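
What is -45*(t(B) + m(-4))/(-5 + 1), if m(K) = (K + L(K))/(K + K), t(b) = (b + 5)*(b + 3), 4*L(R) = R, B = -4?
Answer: -135/32 ≈ -4.2188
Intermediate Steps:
L(R) = R/4
t(b) = (3 + b)*(5 + b) (t(b) = (5 + b)*(3 + b) = (3 + b)*(5 + b))
m(K) = 5/8 (m(K) = (K + K/4)/(K + K) = (5*K/4)/((2*K)) = (5*K/4)*(1/(2*K)) = 5/8)
-45*(t(B) + m(-4))/(-5 + 1) = -45*((15 + (-4)² + 8*(-4)) + 5/8)/(-5 + 1) = -45*((15 + 16 - 32) + 5/8)/(-4) = -45*(-1 + 5/8)*(-1)/4 = -(-135)*(-1)/(8*4) = -45*3/32 = -135/32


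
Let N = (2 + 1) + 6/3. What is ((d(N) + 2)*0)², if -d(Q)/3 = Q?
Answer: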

## PROBLEM:
Show every line from the listing that contains "What".

## EXPECTED ANSWER:
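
What is -45*(t(B) + m(-4))/(-5 + 1), if m(K) = (K + L(K))/(K + K), t(b) = (b + 5)*(b + 3), 4*L(R) = R, B = -4?
Let N = (2 + 1) + 6/3. What is ((d(N) + 2)*0)², if -d(Q)/3 = Q?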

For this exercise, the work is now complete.